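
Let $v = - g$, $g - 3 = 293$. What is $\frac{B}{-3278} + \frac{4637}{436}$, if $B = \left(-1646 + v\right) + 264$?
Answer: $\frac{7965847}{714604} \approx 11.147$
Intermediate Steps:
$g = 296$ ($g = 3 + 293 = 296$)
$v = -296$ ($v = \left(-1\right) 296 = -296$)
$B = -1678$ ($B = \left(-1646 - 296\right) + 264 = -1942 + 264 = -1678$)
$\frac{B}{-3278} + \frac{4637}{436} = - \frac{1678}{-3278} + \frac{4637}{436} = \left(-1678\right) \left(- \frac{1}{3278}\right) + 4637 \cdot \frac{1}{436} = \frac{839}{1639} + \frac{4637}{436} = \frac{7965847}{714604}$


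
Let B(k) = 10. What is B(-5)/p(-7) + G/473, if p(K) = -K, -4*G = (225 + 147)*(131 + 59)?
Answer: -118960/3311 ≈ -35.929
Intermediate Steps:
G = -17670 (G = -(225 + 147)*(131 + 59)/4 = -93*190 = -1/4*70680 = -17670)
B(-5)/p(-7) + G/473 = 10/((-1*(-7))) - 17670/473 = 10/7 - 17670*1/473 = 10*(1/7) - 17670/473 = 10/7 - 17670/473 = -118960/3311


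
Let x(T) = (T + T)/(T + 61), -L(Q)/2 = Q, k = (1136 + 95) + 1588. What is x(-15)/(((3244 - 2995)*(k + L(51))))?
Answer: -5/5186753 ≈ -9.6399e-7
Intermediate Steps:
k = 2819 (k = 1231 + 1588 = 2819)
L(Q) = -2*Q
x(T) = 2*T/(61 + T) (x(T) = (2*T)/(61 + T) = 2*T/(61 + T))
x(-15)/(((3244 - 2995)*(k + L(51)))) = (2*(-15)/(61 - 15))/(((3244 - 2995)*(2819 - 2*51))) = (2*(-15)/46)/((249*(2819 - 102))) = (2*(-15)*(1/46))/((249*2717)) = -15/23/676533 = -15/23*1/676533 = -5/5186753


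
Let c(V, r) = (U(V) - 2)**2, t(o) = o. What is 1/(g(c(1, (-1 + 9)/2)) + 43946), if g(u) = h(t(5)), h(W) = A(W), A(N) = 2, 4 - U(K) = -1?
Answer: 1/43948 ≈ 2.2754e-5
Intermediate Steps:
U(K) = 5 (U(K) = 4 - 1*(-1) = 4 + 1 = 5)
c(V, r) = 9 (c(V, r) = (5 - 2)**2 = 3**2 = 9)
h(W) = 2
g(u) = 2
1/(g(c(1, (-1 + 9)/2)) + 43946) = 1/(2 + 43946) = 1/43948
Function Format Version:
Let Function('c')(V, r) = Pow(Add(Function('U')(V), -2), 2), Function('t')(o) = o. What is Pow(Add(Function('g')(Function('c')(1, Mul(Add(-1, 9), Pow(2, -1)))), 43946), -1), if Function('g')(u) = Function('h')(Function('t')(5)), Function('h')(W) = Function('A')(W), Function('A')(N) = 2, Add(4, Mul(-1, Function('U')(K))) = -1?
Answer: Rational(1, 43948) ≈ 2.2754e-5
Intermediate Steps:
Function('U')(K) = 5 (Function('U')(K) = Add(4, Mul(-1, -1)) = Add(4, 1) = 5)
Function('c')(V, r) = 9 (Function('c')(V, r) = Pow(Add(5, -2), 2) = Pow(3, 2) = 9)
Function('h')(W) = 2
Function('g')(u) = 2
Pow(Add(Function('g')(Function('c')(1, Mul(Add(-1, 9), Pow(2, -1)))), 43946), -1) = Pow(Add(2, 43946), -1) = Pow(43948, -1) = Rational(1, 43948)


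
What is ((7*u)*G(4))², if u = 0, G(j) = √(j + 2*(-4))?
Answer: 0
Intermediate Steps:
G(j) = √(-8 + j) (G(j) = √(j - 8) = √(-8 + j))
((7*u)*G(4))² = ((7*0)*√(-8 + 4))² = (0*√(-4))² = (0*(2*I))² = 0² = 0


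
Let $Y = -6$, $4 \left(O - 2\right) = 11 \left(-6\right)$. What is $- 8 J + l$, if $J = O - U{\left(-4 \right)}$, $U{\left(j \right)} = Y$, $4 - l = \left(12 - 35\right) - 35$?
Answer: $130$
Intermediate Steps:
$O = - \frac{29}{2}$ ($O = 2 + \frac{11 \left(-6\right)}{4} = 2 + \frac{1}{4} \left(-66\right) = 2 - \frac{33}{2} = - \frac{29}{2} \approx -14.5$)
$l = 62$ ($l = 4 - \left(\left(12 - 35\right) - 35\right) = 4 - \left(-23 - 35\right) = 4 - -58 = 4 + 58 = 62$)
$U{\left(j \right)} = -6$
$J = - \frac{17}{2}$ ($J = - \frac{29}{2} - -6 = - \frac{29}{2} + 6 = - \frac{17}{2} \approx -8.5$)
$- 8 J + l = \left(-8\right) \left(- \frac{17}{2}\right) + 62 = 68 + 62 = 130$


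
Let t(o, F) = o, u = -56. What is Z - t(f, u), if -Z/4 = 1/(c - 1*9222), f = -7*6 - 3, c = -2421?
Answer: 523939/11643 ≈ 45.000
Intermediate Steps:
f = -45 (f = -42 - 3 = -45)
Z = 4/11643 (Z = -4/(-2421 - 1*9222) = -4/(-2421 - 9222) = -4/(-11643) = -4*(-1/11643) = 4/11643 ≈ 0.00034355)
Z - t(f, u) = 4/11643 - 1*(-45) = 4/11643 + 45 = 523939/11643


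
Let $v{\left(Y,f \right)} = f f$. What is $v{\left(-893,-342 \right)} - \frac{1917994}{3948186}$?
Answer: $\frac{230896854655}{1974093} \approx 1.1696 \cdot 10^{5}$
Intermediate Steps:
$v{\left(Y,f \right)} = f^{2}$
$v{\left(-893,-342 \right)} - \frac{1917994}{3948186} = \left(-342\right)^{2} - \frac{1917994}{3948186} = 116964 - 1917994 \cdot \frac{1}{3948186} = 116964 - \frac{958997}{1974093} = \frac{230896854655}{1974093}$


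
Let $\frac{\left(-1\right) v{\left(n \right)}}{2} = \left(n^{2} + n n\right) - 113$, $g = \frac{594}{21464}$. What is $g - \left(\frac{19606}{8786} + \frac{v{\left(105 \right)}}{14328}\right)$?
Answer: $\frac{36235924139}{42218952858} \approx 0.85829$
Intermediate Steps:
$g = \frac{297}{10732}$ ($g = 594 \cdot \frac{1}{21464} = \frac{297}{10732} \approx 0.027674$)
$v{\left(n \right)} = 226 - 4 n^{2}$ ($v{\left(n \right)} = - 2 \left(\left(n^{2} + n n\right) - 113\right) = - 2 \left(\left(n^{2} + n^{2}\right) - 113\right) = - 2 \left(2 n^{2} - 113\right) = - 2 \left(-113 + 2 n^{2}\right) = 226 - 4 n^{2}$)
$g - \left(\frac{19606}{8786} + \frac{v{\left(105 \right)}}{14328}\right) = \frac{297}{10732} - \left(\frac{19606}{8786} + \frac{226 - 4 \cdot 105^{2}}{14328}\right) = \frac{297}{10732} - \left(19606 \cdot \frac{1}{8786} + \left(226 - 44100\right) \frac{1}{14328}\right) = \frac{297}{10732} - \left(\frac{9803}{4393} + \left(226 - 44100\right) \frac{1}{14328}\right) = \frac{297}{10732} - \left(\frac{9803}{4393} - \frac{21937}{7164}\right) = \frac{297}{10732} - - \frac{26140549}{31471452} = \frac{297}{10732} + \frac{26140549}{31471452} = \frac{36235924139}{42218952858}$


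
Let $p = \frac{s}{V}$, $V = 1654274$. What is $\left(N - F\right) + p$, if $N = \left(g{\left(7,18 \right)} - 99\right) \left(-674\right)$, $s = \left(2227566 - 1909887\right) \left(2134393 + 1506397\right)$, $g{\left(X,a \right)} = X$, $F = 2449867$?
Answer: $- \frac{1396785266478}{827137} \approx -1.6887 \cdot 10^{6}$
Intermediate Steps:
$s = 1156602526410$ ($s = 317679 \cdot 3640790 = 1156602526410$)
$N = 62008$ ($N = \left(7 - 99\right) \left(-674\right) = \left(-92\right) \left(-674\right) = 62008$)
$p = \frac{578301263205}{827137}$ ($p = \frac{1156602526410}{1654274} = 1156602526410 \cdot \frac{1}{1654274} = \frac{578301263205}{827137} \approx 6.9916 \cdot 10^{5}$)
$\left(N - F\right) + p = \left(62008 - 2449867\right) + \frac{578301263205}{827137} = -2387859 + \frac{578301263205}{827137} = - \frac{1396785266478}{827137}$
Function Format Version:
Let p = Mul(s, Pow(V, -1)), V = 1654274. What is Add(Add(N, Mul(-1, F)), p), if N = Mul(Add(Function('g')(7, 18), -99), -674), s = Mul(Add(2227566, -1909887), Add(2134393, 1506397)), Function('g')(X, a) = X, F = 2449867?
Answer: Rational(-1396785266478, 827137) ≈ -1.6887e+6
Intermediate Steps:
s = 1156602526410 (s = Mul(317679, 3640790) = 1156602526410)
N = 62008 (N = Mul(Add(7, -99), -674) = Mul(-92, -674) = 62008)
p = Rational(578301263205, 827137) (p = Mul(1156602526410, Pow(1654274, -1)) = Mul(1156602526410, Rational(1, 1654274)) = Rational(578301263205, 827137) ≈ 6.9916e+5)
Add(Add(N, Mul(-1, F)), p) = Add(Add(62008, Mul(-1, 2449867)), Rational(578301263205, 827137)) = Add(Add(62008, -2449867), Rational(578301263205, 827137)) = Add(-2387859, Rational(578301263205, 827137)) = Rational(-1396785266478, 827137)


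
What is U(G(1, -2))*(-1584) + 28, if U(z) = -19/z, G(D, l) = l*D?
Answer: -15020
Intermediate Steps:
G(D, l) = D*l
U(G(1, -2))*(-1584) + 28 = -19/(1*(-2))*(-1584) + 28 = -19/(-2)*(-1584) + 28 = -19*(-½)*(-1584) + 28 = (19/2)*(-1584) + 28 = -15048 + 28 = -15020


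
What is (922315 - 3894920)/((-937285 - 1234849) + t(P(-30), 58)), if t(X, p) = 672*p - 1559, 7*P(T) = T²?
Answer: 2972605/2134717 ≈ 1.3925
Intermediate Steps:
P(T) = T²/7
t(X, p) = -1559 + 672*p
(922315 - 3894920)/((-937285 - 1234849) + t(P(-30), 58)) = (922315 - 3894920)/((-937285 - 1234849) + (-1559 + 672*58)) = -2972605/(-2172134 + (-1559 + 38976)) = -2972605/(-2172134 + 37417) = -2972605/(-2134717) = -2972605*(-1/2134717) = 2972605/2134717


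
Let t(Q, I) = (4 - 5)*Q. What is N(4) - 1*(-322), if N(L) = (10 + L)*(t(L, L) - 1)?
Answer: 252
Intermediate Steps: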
# # # #
> [WHAT IS REQUIRED] The lines to retype, exactly and only, run from the first line of the material through the line with "Let x(T) = (T".

> [REPLY TO THE TASK]
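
Let $v = - g$, $g - 3 = 293$. What is $\frac{B}{-3278} + \frac{4637}{436}$, if $B = \left(-1646 + v\right) + 264$?
Answer: $\frac{7965847}{714604} \approx 11.147$
Intermediate Steps:
$g = 296$ ($g = 3 + 293 = 296$)
$v = -296$ ($v = \left(-1\right) 296 = -296$)
$B = -1678$ ($B = \left(-1646 - 296\right) + 264 = -1942 + 264 = -1678$)
$\frac{B}{-3278} + \frac{4637}{436} = - \frac{1678}{-3278} + \frac{4637}{436} = \left(-1678\right) \left(- \frac{1}{3278}\right) + 4637 \cdot \frac{1}{436} = \frac{839}{1639} + \frac{4637}{436} = \frac{7965847}{714604}$


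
Let B(k) = 10. What is B(-5)/p(-7) + G/473, if p(K) = -K, -4*G = (225 + 147)*(131 + 59)?
Answer: -118960/3311 ≈ -35.929
Intermediate Steps:
G = -17670 (G = -(225 + 147)*(131 + 59)/4 = -93*190 = -1/4*70680 = -17670)
B(-5)/p(-7) + G/473 = 10/((-1*(-7))) - 17670/473 = 10/7 - 17670*1/473 = 10*(1/7) - 17670/473 = 10/7 - 17670/473 = -118960/3311


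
Let x(T) = (T + T)/(T + 61), -L(Q)/2 = Q, k = (1136 + 95) + 1588. What is x(-15)/(((3244 - 2995)*(k + L(51))))?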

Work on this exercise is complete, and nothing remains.